Listed entries:
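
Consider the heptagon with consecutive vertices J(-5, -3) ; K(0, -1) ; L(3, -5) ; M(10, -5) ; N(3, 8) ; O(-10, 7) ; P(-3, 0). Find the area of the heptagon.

Apply the surveyor's formula: 2A = Σ (x_i·y_{i+1} − x_{i+1}·y_i), indices taken mod 7.
Σ = (5) + (3) + (35) + (95) + (101) + (21) + (9) = 269
Area = |Σ|/2 = 134.5.

134.5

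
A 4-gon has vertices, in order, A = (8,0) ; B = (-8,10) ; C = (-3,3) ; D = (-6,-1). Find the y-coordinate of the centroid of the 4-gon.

304/115

Apply the shoelace (surveyor's) formula. First the cross-terms c_i = x_i·y_{i+1} − x_{i+1}·y_i:
  80, 6, 21, 8  ⇒  2A = 115, A = 57.5.
Then Σ (y_i + y_{i+1})·c_i = 912, so ȳ = 912 / (6·57.5) = 304/115.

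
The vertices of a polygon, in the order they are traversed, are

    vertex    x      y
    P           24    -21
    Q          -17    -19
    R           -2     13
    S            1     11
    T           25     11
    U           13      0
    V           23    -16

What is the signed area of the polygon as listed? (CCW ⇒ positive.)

-910.5

Cross-terms: -813, -259, -35, -264, -143, -208, -99  ⇒  Σ = -1821
Signed area = Σ/2 = -910.5 (negative ⇒ clockwise traversal).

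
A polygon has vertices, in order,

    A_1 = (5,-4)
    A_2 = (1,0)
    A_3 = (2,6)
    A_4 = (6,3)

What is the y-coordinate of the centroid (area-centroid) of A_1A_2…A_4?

Apply Gauss's area formula. First the cross-terms c_i = x_i·y_{i+1} − x_{i+1}·y_i:
  4, 6, -30, -39  ⇒  2A = -59, A = -29.5.
Then Σ (y_i + y_{i+1})·c_i = -211, so ȳ = -211 / (6·(-29.5)) = 211/177.

211/177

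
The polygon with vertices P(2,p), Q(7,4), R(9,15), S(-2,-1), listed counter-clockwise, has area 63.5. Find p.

-3

The doubled signed area Σ (x_i y_{i+1} − x_{i+1} y_i) is linear in p.
With p=0 it equals 100; the coefficient of p is -9 (from the two edges through P).
So -9·p + 100 = 2·63.5 = 127 ⇒ p = -3.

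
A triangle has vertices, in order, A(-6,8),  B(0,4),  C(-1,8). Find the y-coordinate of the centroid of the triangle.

20/3

Apply the shoelace formula. First the cross-terms c_i = x_i·y_{i+1} − x_{i+1}·y_i:
  -24, 4, 40  ⇒  2A = 20, A = 10.
Then Σ (y_i + y_{i+1})·c_i = 400, so ȳ = 400 / (6·10) = 20/3.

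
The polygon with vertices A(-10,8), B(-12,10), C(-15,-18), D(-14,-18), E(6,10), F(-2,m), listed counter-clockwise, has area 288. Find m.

The doubled signed area Σ (x_i y_{i+1} − x_{i+1} y_i) is linear in m.
With m=0 it equals 352; the coefficient of m is 16 (from the two edges through F).
So 16·m + 352 = 2·288 = 576 ⇒ m = 14.

14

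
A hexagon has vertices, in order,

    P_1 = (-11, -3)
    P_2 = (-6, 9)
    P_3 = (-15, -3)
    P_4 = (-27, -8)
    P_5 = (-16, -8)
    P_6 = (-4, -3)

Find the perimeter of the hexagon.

|P_1P_2| = √((5)² + (12)²) = √169 = 13
|P_2P_3| = √((-9)² + (-12)²) = √225 = 15
|P_3P_4| = √((-12)² + (-5)²) = √169 = 13
|P_4P_5| = √((11)² + (0)²) = √121 = 11
|P_5P_6| = √((12)² + (5)²) = √169 = 13
|P_6P_1| = √((-7)² + (0)²) = √49 = 7
Perimeter = 13 + 15 + 13 + 11 + 13 + 7 = 72.

72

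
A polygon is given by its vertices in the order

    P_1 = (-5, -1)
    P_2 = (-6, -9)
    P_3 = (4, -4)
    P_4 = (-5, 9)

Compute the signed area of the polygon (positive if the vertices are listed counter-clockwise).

82.5

Apply Gauss's area formula: 2A = Σ (x_i·y_{i+1} − x_{i+1}·y_i), indices taken mod 4.
Σ = (39) + (60) + (16) + (50) = 165
Signed area = Σ/2 = 82.5 (positive ⇒ counter-clockwise traversal).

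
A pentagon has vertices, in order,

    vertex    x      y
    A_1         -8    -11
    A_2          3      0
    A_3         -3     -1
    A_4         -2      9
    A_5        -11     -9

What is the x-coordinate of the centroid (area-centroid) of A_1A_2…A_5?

Apply the surveyor's formula. First the cross-terms c_i = x_i·y_{i+1} − x_{i+1}·y_i:
  33, -3, -29, 117, 49  ⇒  2A = 167, A = 83.5.
Then Σ (x_i + x_{i+1})·c_i = -2472, so x̄ = -2472 / (6·83.5) = -824/167.

-824/167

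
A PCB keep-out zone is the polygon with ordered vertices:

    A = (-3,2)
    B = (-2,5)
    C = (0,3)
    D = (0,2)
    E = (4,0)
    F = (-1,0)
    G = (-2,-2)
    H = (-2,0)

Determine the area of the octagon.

Σ = (-11) + (-6) + (0) + (-8) + (0) + (2) + (-4) + (-4) = -31
Area = |Σ|/2 = 15.5.

15.5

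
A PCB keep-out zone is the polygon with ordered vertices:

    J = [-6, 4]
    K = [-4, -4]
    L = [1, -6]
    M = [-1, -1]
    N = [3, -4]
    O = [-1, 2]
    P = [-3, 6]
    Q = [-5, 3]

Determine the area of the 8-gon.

Apply the surveyor's formula: 2A = Σ (x_i·y_{i+1} − x_{i+1}·y_i), indices taken mod 8.
Cross-terms: 40, 28, -7, 7, 2, 0, 21, -2  ⇒  Σ = 89
Area = |Σ|/2 = 44.5.

44.5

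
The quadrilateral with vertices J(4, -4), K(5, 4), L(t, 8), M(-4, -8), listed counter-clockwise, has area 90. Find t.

Write out the shoelace sum; only the two edges meeting at L involve t:
2·Area = [(5·8 − t·4) + (t·(-8) − (-4)·8)] + 84
       = -12·t + 156 = 180
⇒ t = -2.

-2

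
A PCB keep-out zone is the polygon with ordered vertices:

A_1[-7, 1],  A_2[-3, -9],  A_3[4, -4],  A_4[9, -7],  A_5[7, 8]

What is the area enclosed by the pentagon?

Apply the shoelace (surveyor's) formula: 2A = Σ (x_i·y_{i+1} − x_{i+1}·y_i), indices taken mod 5.
Cross-terms: 66, 48, 8, 121, 63  ⇒  Σ = 306
Area = |Σ|/2 = 153.

153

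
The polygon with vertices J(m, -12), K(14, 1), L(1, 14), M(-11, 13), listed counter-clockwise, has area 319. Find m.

Write out the shoelace sum; only the two edges meeting at J involve m:
2·Area = [((-11)·(-12) − m·13) + (m·1 − 14·(-12))] + 362
       = -12·m + 662 = 638
⇒ m = 2.

2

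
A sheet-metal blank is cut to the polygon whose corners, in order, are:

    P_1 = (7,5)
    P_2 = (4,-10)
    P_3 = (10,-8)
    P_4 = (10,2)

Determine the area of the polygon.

57

Cross-terms: -90, 68, 100, 36  ⇒  Σ = 114
Area = |Σ|/2 = 57.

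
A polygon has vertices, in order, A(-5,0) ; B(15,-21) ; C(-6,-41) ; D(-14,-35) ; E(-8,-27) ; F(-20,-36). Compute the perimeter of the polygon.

132

|AB| = √((20)² + (-21)²) = √841 = 29
|BC| = √((-21)² + (-20)²) = √841 = 29
|CD| = √((-8)² + (6)²) = √100 = 10
|DE| = √((6)² + (8)²) = √100 = 10
|EF| = √((-12)² + (-9)²) = √225 = 15
|FA| = √((15)² + (36)²) = √1521 = 39
Perimeter = 29 + 29 + 10 + 10 + 15 + 39 = 132.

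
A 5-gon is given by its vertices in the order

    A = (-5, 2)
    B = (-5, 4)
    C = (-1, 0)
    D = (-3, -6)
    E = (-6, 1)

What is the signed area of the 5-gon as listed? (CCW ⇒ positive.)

-23

Apply the shoelace formula: 2A = Σ (x_i·y_{i+1} − x_{i+1}·y_i), indices taken mod 5.
Σ = (-10) + (4) + (6) + (-39) + (-7) = -46
Signed area = Σ/2 = -23 (negative ⇒ clockwise traversal).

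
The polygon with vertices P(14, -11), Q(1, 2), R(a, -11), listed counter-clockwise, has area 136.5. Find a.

The doubled signed area Σ (x_i y_{i+1} − x_{i+1} y_i) is linear in a.
With a=0 it equals 182; the coefficient of a is -13 (from the two edges through R).
So -13·a + 182 = 2·136.5 = 273 ⇒ a = -7.

-7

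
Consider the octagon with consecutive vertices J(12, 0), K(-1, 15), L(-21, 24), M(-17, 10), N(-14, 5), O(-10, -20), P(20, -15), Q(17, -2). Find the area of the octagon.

921.5

Σ = (180) + (291) + (198) + (55) + (330) + (550) + (215) + (24) = 1843
Area = |Σ|/2 = 921.5.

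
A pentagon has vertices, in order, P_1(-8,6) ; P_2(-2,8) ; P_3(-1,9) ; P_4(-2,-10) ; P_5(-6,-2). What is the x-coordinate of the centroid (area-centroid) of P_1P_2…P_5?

-821/213

Apply the shoelace (surveyor's) formula. First the cross-terms c_i = x_i·y_{i+1} − x_{i+1}·y_i:
  -52, -10, 28, -56, -52  ⇒  2A = -142, A = -71.
Then Σ (x_i + x_{i+1})·c_i = 1642, so x̄ = 1642 / (6·(-71)) = -821/213.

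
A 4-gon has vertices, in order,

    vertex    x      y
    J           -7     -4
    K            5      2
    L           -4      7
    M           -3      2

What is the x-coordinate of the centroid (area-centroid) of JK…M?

-40/33

Apply the shoelace (surveyor's) formula. First the cross-terms c_i = x_i·y_{i+1} − x_{i+1}·y_i:
  6, 43, 13, 26  ⇒  2A = 88, A = 44.
Then Σ (x_i + x_{i+1})·c_i = -320, so x̄ = -320 / (6·44) = -40/33.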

What to work on: Sift the data above for lines with "given", then copy each one.

Response to this exercise:
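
A polygon is given by its vertices in the order
A 5-gon is given by its vertices in the order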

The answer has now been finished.